In the entries below, every line that contains "Scan" must be located and copied.
====== Records shown ======
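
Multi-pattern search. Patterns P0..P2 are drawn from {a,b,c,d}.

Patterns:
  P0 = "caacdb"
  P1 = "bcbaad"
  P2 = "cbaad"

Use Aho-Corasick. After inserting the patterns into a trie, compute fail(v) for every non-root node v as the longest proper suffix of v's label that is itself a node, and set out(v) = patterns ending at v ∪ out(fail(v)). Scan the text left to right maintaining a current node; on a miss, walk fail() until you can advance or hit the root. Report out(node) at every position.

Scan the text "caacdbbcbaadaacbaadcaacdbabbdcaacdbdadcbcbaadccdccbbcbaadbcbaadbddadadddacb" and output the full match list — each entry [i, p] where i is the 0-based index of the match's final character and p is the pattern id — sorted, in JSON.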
======
Exercise answer -
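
Use Aho-Corasick. After inserting the patterns into a trie, compute fail(v) for every non-root node v as the longest proper suffix of v's label that is itself a node, and set out(v) = patterns ending at v ∪ out(fail(v)). Scan the text left to right maintaining a current node; on a miss, walk fail() until you can advance or hit the root. Report out(node) at every position.
Scan the text "caacdbbcbaadaacbaadcaacdbabbdcaacdbdadcbcbaadccdccbbcbaadbcbaadbddadadddacb" and output the full match list — each entry [i, p] where i is the 0-based index of the match's final character and p is the pattern id — sorted, in JSON.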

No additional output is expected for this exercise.